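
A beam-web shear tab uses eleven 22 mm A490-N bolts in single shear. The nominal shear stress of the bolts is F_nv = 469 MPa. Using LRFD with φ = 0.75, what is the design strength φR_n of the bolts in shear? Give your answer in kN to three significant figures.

A_b = π × 22² / 4 = 380.1 mm².
R_n = F_nv · A_b · n · n_s = 469 × 380.1 × 11 × 1 / 1000 = 1961 kN.
Design strength φR_n = 0.75 × 1961 = 1470 kN.

1470 kN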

--- WHAT YOU NEED TO DO ---
The task calls for all the records above to be repeated exactly.

--- RESULT OF THIS EXERCISE ---
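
A beam-web shear tab uses eleven 22 mm A490-N bolts in single shear. The nominal shear stress of the bolts is F_nv = 469 MPa. Using LRFD with φ = 0.75, what is the design strength φR_n of the bolts in shear? Give your answer in kN to three significant figures.

A_b = π × 22² / 4 = 380.1 mm².
R_n = F_nv · A_b · n · n_s = 469 × 380.1 × 11 × 1 / 1000 = 1961 kN.
Design strength φR_n = 0.75 × 1961 = 1470 kN.

1470 kN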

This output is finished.